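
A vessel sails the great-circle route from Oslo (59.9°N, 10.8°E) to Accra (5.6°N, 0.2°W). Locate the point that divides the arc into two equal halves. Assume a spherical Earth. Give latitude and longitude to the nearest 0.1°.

≈ (32.9°N, 3.5°E)

Convert each endpoint to a unit vector on the sphere (x = cos φ cos λ, y = cos φ sin λ, z = sin φ).
The central angle between the endpoints is δ = arccos(p₁·p₂) ≈ 0.959 rad (54.9°).
Interpolate at f = 1/2 with slerp weights a = sin((1−f)δ)/sin δ ≈ 0.564, b = sin(fδ)/sin δ ≈ 0.564.
p = a·p₁ + b·p₂ ≈ (0.838, 0.051, 0.543); φ = arcsin(p_z) ≈ 32.86°, λ = atan2(p_y, p_x) ≈ 3.48°.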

● ● ● ●

> Task statement:
All entries are to be output exactly as they stand.

> Solution for this task:
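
A vessel sails the great-circle route from Oslo (59.9°N, 10.8°E) to Accra (5.6°N, 0.2°W). Locate the point that divides the arc into two equal halves. Assume a spherical Earth. Give latitude and longitude to the nearest 0.1°.

≈ (32.9°N, 3.5°E)

Convert each endpoint to a unit vector on the sphere (x = cos φ cos λ, y = cos φ sin λ, z = sin φ).
The central angle between the endpoints is δ = arccos(p₁·p₂) ≈ 0.959 rad (54.9°).
Interpolate at f = 1/2 with slerp weights a = sin((1−f)δ)/sin δ ≈ 0.564, b = sin(fδ)/sin δ ≈ 0.564.
p = a·p₁ + b·p₂ ≈ (0.838, 0.051, 0.543); φ = arcsin(p_z) ≈ 32.86°, λ = atan2(p_y, p_x) ≈ 3.48°.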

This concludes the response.